> _Data extract_

_ _ _

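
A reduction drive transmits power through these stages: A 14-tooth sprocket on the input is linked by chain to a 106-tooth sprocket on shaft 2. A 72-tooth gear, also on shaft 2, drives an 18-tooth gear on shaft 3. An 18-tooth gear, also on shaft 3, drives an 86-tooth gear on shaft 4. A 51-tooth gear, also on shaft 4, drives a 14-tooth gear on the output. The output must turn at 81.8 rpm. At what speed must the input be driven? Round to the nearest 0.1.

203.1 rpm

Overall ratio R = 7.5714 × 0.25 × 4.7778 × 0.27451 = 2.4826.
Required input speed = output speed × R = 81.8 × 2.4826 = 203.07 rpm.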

_ _ _

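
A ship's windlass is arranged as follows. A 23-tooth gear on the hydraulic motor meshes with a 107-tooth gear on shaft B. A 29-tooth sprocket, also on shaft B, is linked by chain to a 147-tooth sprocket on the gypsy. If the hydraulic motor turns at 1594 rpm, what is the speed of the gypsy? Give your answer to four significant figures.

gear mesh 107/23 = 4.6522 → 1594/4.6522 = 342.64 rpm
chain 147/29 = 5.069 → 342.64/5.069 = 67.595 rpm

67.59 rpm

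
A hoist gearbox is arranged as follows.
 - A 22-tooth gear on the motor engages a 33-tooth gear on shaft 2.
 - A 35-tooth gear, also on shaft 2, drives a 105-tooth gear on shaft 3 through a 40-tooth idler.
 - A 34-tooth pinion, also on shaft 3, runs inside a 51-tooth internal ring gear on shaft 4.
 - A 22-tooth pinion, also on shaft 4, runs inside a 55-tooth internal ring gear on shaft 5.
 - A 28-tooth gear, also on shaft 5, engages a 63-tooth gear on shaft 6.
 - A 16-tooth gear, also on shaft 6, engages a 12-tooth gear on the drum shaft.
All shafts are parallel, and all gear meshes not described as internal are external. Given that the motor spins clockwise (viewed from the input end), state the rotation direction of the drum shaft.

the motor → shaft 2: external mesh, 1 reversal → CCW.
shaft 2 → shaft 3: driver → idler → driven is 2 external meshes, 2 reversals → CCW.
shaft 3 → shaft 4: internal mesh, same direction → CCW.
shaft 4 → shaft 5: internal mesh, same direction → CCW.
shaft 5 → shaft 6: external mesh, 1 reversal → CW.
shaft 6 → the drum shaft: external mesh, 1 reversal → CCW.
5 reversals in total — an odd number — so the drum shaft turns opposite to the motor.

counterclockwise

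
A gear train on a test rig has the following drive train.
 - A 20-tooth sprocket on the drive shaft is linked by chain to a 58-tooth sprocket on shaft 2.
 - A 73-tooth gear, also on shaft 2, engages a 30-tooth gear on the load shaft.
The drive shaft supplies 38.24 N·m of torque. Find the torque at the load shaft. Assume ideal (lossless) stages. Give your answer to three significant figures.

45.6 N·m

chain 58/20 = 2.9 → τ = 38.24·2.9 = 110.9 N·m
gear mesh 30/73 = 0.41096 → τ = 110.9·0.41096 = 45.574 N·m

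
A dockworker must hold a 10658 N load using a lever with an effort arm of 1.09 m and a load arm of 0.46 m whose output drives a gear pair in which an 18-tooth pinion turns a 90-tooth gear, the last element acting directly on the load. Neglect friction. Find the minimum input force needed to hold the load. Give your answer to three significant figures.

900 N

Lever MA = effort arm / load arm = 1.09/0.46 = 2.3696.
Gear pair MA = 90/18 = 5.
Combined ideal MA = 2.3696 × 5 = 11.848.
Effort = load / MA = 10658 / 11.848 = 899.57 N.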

_ _ _

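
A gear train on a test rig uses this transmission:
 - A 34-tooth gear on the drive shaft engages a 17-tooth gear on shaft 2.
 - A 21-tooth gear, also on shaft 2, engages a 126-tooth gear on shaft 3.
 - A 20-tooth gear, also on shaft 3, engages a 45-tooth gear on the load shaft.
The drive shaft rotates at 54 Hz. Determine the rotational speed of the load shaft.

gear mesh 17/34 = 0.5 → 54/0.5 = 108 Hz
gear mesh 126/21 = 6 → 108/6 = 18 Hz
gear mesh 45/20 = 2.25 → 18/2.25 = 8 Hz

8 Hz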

_ _ _

> _Task details_
Whenever a line above contains "ring", copy that line.

> _Exercise solution_
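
 - A 34-tooth pinion, also on shaft 3, runs inside a 51-tooth internal ring gear on shaft 4.
 - A 22-tooth pinion, also on shaft 4, runs inside a 55-tooth internal ring gear on shaft 5.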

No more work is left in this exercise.